TASK GOAL :: Each line of the listing below containing the word "arbitration" should be returned.
GIVEN DATA section start
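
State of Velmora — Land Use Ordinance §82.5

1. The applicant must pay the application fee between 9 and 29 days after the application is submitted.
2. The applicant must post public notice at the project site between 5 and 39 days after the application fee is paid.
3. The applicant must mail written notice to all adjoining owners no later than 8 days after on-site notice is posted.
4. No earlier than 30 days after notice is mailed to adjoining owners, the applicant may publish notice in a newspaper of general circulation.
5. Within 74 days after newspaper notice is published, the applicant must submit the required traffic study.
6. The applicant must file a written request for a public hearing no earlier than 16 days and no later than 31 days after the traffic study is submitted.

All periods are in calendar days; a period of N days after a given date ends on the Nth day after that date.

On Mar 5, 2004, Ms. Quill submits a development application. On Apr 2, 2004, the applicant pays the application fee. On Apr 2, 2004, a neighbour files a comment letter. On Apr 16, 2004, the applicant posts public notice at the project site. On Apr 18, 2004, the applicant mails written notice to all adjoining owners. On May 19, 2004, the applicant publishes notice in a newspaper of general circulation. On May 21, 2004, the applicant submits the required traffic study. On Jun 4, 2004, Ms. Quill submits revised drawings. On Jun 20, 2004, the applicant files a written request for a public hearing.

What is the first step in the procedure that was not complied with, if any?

None — every step was satisfied

Step 1: the window is 9–29 days after Mar 5, 2004 (when the application is submitted), so Mar 14, 2004 through Apr 3, 2004; done Apr 2, 2004 — within the window.
Step 2: the window is 5–39 days after Apr 2, 2004 (when the application fee is paid), so Apr 7, 2004 through May 11, 2004; done Apr 16, 2004, which is between those dates.
Step 3: 8 days after Apr 16, 2004 (when on-site notice is posted) is Apr 24, 2004; done Apr 18, 2004 — timely.
Step 4: the earliest permitted date is 30 days after Apr 18, 2004 (when notice is mailed to adjoining owners), i.e. May 18, 2004; May 19, 2004 is on or after that date.
Step 5: 74 days after May 19, 2004 (when newspaper notice is published) is Aug 1, 2004; May 21, 2004 is within that limit.
Step 6: the window is 16–31 days after May 21, 2004 (when the traffic study is submitted), so Jun 6, 2004 through Jun 21, 2004; done Jun 20, 2004, which is between those dates.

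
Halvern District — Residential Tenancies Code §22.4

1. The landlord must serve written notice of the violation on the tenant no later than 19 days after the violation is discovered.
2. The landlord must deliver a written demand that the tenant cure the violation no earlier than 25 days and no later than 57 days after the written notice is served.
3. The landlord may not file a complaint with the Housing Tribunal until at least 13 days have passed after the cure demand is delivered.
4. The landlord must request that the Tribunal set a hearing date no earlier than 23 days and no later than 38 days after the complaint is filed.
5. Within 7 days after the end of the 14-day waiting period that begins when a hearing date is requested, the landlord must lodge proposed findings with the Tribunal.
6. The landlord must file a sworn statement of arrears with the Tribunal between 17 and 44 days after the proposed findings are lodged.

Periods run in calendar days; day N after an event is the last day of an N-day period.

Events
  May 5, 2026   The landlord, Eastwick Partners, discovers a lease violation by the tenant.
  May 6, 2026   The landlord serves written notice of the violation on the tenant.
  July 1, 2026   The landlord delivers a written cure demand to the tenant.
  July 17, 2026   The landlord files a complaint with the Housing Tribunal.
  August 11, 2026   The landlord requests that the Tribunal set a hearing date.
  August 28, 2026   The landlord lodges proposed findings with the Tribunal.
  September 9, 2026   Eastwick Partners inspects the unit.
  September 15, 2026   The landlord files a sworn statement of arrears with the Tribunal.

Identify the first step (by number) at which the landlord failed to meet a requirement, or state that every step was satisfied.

None — every step was satisfied

Step 1: 19 days after May 5, 2026 (when the violation is discovered) is May 24, 2026; done May 6, 2026 — timely.
Step 2: the window is 25–57 days after May 6, 2026 (when the written notice is served), so May 31, 2026 through July 2, 2026; done July 1, 2026, which is between those dates.
Step 3: the earliest permitted date is 13 days after July 1, 2026 (when the cure demand is delivered), i.e. July 14, 2026; July 17, 2026 is on or after that date.
Step 4: the window is 23–38 days after July 17, 2026 (when the complaint is filed), so August 9, 2026 through August 24, 2026; done August 11, 2026 — within the window.
Step 5: 7 days after August 25, 2026 (end of the 14-day waiting period, which began when a hearing date is requested on August 11, 2026) is September 1, 2026; completed August 28, 2026, before the deadline.
Step 6: the window is 17–44 days after August 28, 2026 (when the proposed findings are lodged), so September 14, 2026 through October 11, 2026; done September 15, 2026 — within the window.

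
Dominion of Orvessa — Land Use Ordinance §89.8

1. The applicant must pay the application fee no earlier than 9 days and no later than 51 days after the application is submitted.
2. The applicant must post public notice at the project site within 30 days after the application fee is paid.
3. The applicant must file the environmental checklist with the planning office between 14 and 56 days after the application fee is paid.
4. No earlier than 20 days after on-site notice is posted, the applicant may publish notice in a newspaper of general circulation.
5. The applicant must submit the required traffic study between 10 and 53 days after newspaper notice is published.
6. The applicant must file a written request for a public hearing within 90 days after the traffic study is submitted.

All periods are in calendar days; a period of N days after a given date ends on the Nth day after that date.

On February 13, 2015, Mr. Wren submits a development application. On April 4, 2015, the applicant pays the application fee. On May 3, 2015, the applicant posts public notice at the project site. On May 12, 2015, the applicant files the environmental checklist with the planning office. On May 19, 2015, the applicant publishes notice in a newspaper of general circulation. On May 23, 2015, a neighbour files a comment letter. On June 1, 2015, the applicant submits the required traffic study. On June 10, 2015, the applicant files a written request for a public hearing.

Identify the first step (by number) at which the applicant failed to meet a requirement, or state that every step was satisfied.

Step 1 — 9 and 51 days from February 13, 2015 (when the application is submitted) are February 22, 2015 and April 5, 2015 respectively; done April 4, 2015 — within the window.
Step 2 — counting 30 days from April 4, 2015 (when the application fee is paid) gives a deadline of May 4, 2015; completed May 3, 2015, before the deadline.
Step 3 — 14 and 56 days from April 4, 2015 (when the application fee is paid) are April 18, 2015 and May 30, 2015 respectively; May 12, 2015 falls inside that range.
Step 4 — must wait 20 days from May 3, 2015 (when on-site notice is posted), so not before May 23, 2015; May 19, 2015 is 4 days before the earliest permitted date.
No need to go further; step 4 was not satisfied.

Step 4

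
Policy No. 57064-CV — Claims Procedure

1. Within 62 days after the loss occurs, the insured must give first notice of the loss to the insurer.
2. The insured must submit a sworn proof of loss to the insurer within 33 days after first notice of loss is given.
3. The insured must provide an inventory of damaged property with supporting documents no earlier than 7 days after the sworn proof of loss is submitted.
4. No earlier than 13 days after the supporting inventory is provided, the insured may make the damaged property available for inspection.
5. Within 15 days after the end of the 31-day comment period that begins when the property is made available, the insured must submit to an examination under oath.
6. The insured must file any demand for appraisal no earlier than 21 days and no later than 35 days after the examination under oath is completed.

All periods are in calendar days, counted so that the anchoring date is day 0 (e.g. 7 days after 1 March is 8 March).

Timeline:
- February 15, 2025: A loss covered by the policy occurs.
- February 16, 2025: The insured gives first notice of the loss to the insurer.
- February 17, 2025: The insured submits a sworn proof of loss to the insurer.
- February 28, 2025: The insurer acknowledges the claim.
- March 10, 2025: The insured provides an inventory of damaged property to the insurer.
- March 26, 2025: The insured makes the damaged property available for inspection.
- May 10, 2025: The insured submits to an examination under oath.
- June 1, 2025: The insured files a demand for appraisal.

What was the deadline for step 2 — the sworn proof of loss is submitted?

March 21, 2025

Step 2 runs from February 16, 2025, when first notice of loss is given. 33 days after February 16, 2025 is March 21, 2025.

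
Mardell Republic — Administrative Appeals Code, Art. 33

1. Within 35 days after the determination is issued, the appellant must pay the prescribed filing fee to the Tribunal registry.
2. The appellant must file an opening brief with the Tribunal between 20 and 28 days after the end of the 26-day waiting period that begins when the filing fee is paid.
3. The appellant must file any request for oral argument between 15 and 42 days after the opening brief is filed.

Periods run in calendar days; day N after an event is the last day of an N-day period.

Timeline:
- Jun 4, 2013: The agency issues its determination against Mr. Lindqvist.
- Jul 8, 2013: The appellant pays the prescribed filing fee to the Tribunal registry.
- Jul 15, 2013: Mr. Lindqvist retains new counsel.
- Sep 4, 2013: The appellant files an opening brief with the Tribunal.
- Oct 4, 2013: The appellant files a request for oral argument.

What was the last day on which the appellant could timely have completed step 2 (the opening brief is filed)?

The filing fee is paid on Jul 8, 2013; the 26-day waiting period therefore ends Aug 3, 2013, and step 2 runs from that date. The window is 20–28 days after Aug 3, 2013; it closes on Aug 31, 2013.

Aug 31, 2013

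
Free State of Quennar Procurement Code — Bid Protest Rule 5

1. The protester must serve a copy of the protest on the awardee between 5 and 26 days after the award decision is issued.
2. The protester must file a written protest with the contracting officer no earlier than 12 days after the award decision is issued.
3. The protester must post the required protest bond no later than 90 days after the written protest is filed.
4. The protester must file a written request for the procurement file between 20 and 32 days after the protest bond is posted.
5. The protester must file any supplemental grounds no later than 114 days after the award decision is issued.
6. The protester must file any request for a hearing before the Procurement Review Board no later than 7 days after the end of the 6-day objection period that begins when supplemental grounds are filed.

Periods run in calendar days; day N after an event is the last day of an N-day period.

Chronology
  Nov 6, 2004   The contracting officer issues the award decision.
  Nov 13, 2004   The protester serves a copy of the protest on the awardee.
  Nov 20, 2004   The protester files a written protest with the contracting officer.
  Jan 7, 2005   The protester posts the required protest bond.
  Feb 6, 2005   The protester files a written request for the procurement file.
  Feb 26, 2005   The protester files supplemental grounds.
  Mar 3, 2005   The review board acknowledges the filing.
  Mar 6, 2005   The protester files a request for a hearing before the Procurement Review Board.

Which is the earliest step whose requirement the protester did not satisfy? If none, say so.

None — every step was satisfied

(1) the permitted window runs from Nov 6, 2004 + 5 = Nov 11, 2004 to Nov 6, 2004 + 26 = Dec 2, 2004; done Nov 13, 2004, which is between those dates.
(2) permitted from Nov 6, 2004 + 12 days = Nov 18, 2004 onward; done Nov 20, 2004, after the minimum wait.
(3) due by Nov 20, 2004 + 90 days = Feb 18, 2005; completed Jan 7, 2005, before the deadline.
(4) the permitted window runs from Jan 7, 2005 + 20 = Jan 27, 2005 to Jan 7, 2005 + 32 = Feb 8, 2005; done Feb 6, 2005 — within the window.
(5) due by Nov 6, 2004 + 114 days = Feb 28, 2005; completed Feb 26, 2005, before the deadline.
(6) due by Mar 4, 2005 + 7 days = Mar 11, 2005; completed Mar 6, 2005, before the deadline.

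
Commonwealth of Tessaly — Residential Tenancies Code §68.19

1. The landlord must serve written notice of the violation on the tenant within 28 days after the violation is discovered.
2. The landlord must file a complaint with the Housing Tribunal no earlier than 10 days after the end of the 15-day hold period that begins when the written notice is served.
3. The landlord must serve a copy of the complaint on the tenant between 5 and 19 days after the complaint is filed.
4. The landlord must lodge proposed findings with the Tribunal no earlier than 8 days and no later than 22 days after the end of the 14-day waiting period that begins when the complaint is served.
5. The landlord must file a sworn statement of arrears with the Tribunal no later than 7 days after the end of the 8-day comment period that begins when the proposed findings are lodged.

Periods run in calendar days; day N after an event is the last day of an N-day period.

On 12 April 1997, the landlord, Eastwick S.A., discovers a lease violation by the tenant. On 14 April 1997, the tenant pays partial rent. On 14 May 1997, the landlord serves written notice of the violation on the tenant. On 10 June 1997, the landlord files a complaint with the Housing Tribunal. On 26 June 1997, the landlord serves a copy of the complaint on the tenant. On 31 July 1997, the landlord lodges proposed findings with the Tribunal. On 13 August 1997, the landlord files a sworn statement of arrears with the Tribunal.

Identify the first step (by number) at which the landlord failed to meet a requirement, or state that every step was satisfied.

(1) due by 12 April 1997 + 28 days = 10 May 1997; 14 May 1997 misses that deadline by 4 days.

Step 1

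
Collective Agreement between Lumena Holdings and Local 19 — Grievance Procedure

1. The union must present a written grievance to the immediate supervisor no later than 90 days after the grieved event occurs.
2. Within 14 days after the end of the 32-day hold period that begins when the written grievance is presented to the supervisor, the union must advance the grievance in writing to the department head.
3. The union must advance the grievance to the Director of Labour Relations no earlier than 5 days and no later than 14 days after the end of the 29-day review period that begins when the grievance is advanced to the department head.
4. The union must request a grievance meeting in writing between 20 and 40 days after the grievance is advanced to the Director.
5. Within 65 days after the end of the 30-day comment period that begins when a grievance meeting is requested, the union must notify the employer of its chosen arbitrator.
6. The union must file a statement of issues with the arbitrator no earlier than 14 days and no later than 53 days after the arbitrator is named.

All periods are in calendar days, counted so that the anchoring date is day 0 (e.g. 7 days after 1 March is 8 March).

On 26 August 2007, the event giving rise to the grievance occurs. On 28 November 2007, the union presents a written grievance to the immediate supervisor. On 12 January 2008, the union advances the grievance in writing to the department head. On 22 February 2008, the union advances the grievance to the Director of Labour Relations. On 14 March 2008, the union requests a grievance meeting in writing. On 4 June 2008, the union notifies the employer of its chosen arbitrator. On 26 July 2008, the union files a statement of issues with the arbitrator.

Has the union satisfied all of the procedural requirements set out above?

No

(1) due by 26 August 2007 + 90 days = 24 November 2007; not done until 28 November 2007, 4 days after the deadline.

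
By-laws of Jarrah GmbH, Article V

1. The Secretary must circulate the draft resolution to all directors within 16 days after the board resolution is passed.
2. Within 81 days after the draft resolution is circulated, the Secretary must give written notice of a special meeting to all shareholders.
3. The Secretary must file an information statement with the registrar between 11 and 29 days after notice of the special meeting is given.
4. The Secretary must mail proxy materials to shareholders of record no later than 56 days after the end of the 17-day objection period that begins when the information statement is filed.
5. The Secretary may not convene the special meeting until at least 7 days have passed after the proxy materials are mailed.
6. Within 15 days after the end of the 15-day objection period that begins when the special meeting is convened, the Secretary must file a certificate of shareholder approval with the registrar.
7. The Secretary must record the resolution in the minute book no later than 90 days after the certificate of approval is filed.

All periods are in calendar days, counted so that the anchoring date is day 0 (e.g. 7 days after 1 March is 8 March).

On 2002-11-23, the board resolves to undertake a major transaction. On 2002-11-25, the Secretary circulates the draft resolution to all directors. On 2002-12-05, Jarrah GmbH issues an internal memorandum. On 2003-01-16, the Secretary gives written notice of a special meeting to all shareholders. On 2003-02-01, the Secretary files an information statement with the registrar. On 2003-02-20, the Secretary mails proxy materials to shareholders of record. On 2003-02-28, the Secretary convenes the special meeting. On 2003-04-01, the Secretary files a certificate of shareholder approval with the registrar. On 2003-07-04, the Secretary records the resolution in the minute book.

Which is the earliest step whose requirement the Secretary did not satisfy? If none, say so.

Step 6

Step 1 — counting 16 days from 2002-11-23 (when the board resolution is passed) gives a deadline of 2002-12-09; done 2002-11-25 — timely.
Step 2 — counting 81 days from 2002-11-25 (when the draft resolution is circulated) gives a deadline of 2003-02-14; done 2003-01-16 — timely.
Step 3 — 11 and 29 days from 2003-01-16 (when notice of the special meeting is given) are 2003-01-27 and 2003-02-14 respectively; done 2003-02-01, which is between those dates.
Step 4 — counting 56 days from 2003-02-18 (end of the 17-day objection period, which began when the information statement is filed on 2003-02-01) gives a deadline of 2003-04-15; completed 2003-02-20, before the deadline.
Step 5 — must wait 7 days from 2003-02-20 (when the proxy materials are mailed), so not before 2003-02-27; done 2003-02-28, after the minimum wait.
Step 6 — counting 15 days from 2003-03-15 (end of the 15-day objection period, which began when the special meeting is convened on 2003-02-28) gives a deadline of 2003-03-30; done 2003-04-01 — 2 days late.
No need to go further; step 6 was not satisfied.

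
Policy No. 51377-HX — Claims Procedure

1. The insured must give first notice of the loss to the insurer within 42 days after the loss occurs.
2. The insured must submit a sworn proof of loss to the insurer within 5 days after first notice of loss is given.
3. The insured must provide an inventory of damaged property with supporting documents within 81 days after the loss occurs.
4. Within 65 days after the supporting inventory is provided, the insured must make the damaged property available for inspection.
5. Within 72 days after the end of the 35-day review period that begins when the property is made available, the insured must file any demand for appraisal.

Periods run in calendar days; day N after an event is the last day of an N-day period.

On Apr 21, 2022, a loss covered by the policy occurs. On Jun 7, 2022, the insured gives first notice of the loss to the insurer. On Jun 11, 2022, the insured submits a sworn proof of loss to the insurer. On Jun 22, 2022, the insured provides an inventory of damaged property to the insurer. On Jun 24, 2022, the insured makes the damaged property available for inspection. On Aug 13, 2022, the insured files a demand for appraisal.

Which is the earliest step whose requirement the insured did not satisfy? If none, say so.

Step 1

(1) due by Apr 21, 2022 + 42 days = Jun 2, 2022; done Jun 7, 2022 — 5 days late.
The analysis stops there.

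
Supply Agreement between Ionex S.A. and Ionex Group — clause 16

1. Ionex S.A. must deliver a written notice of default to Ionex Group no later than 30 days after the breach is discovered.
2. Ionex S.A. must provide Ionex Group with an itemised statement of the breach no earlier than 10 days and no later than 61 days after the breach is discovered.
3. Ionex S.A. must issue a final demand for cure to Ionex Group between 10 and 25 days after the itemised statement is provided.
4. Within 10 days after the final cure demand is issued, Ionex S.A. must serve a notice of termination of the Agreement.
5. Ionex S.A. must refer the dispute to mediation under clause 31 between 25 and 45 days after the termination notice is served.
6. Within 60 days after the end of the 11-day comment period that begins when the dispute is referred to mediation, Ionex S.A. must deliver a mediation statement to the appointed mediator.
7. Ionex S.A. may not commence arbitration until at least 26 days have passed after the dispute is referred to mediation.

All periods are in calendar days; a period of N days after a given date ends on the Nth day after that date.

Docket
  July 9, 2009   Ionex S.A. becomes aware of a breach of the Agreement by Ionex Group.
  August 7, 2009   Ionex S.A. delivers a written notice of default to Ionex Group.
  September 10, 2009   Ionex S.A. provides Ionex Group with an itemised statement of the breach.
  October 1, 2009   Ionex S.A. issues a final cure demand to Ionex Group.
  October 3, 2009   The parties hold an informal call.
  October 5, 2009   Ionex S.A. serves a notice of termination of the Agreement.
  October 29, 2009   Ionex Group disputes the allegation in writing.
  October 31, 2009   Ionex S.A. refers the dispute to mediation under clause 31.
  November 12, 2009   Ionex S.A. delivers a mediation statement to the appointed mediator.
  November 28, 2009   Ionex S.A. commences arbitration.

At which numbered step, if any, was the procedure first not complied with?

Step 2

(1) due by July 9, 2009 + 30 days = August 8, 2009; August 7, 2009 is within that limit.
(2) the permitted window runs from July 9, 2009 + 10 = July 19, 2009 to July 9, 2009 + 61 = September 8, 2009; September 10, 2009 is 2 days past the end of the window.
That is the first point of non-compliance.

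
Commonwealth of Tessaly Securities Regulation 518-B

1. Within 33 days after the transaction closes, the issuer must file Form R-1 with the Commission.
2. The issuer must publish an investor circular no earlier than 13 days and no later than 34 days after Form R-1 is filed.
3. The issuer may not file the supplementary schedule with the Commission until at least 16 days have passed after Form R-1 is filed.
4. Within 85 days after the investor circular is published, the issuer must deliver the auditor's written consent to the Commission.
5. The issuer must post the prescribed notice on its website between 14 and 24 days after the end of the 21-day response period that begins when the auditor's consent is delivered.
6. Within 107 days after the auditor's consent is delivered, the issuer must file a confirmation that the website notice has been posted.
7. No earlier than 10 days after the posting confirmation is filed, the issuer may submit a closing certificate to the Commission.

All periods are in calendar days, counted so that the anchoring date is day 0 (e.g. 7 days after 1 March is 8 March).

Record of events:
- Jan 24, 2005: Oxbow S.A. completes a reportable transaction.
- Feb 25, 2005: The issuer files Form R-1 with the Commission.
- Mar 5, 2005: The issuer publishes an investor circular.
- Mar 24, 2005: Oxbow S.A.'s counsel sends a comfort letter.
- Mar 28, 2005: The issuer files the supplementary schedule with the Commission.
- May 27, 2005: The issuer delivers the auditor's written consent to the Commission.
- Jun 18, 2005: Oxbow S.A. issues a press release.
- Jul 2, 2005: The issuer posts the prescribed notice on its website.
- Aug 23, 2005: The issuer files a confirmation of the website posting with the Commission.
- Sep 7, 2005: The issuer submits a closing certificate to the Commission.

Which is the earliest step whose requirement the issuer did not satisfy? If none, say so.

Step 2

(1) due by Jan 24, 2005 + 33 days = Feb 26, 2005; Feb 25, 2005 is within that limit.
(2) the permitted window runs from Feb 25, 2005 + 13 = Mar 10, 2005 to Feb 25, 2005 + 34 = Mar 31, 2005; done Mar 5, 2005 — 5 days before the window opened.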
GIVEN DATA section end
TASK SOLUTION ::
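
7. Ionex S.A. may not commence arbitration until at least 26 days have passed after the dispute is referred to mediation.
  November 28, 2009   Ionex S.A. commences arbitration.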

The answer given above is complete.